__Task details__:
After locating the line with "A rural homestead", reproduce that line and every one following it exactly, up to the end of the entries.
* * * * *
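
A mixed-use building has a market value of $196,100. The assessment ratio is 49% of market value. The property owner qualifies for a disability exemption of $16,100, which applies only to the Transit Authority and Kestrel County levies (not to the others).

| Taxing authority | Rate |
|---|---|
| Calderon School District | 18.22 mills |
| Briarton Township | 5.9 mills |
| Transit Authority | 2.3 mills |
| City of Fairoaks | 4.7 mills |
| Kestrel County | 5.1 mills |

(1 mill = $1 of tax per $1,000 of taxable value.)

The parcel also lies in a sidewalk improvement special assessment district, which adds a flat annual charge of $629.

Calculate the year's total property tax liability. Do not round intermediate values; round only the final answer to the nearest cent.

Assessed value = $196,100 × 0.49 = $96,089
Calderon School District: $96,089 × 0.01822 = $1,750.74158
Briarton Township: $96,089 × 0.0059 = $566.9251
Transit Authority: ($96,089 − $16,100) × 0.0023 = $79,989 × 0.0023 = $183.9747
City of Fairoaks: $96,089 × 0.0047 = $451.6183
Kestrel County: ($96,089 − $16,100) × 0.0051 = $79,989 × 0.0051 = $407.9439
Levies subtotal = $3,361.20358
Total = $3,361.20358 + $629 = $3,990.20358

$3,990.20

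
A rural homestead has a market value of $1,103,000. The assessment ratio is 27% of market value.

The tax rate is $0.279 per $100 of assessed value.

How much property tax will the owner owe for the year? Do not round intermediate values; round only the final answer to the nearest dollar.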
* * * * *
__Result__:
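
A rural homestead has a market value of $1,103,000. The assessment ratio is 27% of market value.

The tax rate is $0.279 per $100 of assessed value.

How much property tax will the owner owe for the year? Do not round intermediate values; round only the final answer to the nearest dollar.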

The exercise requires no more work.